* [Work to complete]: Using the data below, copy every line that contains the word "class".

Saved data entries
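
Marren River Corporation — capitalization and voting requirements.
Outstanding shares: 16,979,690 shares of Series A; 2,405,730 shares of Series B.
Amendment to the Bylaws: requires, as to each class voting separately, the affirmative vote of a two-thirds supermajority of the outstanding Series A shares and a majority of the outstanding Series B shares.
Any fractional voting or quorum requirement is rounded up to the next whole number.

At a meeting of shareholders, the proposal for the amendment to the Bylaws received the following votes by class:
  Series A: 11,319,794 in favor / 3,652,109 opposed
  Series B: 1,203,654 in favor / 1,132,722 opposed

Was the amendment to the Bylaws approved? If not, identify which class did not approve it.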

* [The completed task]:
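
Amendment to the Bylaws: requires, as to each class voting separately, the affirmative vote of a two-thirds supermajority of the outstanding Series A shares and a majority of the outstanding Series B shares.
At a meeting of shareholders, the proposal for the amendment to the Bylaws received the following votes by class:
Was the amendment to the Bylaws approved? If not, identify which class did not approve it.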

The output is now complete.